■ Exercise requirements ■
Go through the entries and copy every line that has the string "current" in it.

Stored data:
__________________________________________________

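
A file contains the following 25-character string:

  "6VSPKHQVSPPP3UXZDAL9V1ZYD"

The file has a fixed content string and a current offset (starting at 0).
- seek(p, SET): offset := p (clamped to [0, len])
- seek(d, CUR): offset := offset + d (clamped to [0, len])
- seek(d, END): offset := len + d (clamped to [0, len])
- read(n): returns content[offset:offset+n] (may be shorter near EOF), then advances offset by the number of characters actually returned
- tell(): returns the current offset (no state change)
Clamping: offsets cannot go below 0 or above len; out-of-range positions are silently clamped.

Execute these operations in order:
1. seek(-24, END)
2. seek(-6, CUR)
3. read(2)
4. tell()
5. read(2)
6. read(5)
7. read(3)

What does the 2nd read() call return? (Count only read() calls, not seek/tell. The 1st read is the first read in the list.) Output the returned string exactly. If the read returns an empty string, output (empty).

Answer: SP

Derivation:
After 1 (seek(-24, END)): offset=1
After 2 (seek(-6, CUR)): offset=0
After 3 (read(2)): returned '6V', offset=2
After 4 (tell()): offset=2
After 5 (read(2)): returned 'SP', offset=4
After 6 (read(5)): returned 'KHQVS', offset=9
After 7 (read(3)): returned 'PPP', offset=12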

__________________________________________________

■ Exercise output ■
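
The file has a fixed content string and a current offset (starting at 0).
- tell(): returns the current offset (no state change)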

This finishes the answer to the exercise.